Extracted entries: Begin

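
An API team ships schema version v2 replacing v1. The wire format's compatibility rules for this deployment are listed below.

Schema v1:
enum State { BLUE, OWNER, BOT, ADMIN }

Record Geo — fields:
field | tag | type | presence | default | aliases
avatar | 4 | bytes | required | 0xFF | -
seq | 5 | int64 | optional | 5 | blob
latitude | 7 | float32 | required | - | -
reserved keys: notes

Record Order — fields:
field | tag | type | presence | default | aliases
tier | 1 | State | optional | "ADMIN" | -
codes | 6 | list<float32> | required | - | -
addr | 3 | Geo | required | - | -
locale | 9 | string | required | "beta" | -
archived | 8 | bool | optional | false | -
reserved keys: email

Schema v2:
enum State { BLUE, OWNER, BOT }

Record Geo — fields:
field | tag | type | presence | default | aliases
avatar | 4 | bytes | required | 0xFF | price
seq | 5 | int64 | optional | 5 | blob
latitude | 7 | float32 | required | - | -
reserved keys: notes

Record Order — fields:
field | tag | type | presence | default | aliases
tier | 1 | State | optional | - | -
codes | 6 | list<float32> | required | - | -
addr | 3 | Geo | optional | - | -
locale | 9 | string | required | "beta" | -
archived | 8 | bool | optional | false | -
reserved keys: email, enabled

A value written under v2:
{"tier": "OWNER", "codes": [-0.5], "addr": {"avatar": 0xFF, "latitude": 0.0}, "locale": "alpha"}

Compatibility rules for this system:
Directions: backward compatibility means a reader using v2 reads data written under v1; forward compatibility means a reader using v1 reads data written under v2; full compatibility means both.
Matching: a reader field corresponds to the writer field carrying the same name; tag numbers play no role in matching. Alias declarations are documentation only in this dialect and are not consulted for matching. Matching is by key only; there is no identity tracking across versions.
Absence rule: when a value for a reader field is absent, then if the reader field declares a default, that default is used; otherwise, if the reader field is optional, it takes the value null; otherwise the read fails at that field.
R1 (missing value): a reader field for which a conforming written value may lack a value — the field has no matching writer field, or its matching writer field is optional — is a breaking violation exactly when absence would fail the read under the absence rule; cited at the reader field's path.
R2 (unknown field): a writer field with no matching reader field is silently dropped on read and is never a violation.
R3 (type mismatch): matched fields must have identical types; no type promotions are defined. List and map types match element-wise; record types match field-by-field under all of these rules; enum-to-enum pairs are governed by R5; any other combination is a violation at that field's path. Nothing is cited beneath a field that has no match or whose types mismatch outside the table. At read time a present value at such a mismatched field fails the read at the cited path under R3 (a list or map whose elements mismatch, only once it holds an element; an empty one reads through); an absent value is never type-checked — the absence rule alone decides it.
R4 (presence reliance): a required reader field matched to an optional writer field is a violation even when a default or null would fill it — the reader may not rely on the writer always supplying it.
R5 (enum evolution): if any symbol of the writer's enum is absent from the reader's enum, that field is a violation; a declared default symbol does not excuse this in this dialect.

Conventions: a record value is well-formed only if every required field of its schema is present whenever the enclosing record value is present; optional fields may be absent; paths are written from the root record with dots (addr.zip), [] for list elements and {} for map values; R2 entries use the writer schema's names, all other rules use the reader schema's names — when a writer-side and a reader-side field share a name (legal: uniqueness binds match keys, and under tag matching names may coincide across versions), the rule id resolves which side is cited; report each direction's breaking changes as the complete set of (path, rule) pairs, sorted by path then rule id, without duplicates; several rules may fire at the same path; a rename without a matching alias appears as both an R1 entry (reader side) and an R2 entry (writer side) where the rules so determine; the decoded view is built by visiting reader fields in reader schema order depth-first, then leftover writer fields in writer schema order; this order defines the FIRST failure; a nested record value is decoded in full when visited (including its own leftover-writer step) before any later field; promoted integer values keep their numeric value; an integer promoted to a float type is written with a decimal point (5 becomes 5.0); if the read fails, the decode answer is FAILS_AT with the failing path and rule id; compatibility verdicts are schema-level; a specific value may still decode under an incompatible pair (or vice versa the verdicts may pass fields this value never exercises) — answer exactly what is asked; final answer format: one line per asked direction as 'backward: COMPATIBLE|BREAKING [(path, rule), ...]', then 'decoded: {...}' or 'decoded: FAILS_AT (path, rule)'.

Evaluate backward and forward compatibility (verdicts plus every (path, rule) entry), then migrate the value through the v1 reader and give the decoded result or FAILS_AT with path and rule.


backward: BREAKING [(tier, R5)]; forward: BREAKING [(addr, R1), (addr, R4)]; decoded: {"tier": "OWNER", "codes": [-0.5], "addr": {"avatar": 0xFF, "seq": 5, "latitude": 0.0}, "locale": "alpha", "archived": false}

in Order below, arrows point writer -> reader
checking backward for Order: reader v2 against writer v1:
  State -> State, writer optional: tier aligns to tier
  list<float32> -> list<float32>, writer required: codes aligns to codes
  Geo -> Geo, writer required: addr aligns to addr
  string -> string, writer required: locale aligns to locale
  bool -> bool, writer optional: archived aligns to archived
  bytes -> bytes, writer required: addr.avatar aligns to addr.avatar
  int64 -> int64, writer optional: addr.seq aligns to addr.seq
  float32 -> float32, writer required: addr.latitude aligns to addr.latitude
  R5 fires at tier
  => 1 violation(s): backward is BREAKING for Order
checking forward for Order: reader v1 against writer v2:
  State -> State, writer optional: tier aligns to tier
  list<float32> -> list<float32>, writer required: codes aligns to codes
  Geo -> Geo, writer optional: addr aligns to addr
  string -> string, writer required: locale aligns to locale
  bool -> bool, writer optional: archived aligns to archived
  bytes -> bytes, writer required: addr.avatar aligns to addr.avatar
  int64 -> int64, writer optional: addr.seq aligns to addr.seq
  float32 -> float32, writer required: addr.latitude aligns to addr.latitude
  R1 fires at addr
  R4 fires at addr
  => 2 violation(s): forward is BREAKING for Order
migrating the Order value to v1:
  tier := "OWNER"
  codes := [-0.5]
  addr.avatar := 0xFF
  addr.seq := 5 (no value, default fills)
  addr.latitude := 0.0
  locale := "alpha"
  archived := false (no value, default fills)
  => decoded: {"tier": "OWNER", "codes": [-0.5], "addr": {"avatar": 0xFF, "seq": 5, "latitude": 0.0}, "locale": "alpha", "archived": false}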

Extracted entries: End

• [Exercise directions] Look through the data above. Each line containing the word "that" needs to be copied.

• [Output for this task]
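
Absence rule: when a value for a reader field is absent, then if the reader field declares a default, that default is used; otherwise, if the reader field is optional, it takes the value null; otherwise the read fails at that field.
R3 (type mismatch): matched fields must have identical types; no type promotions are defined. List and map types match element-wise; record types match field-by-field under all of these rules; enum-to-enum pairs are governed by R5; any other combination is a violation at that field's path. Nothing is cited beneath a field that has no match or whose types mismatch outside the table. At read time a present value at such a mismatched field fails the read at the cited path under R3 (a list or map whose elements mismatch, only once it holds an element; an empty one reads through); an absent value is never type-checked — the absence rule alone decides it.
R5 (enum evolution): if any symbol of the writer's enum is absent from the reader's enum, that field is a violation; a declared default symbol does not excuse this in this dialect.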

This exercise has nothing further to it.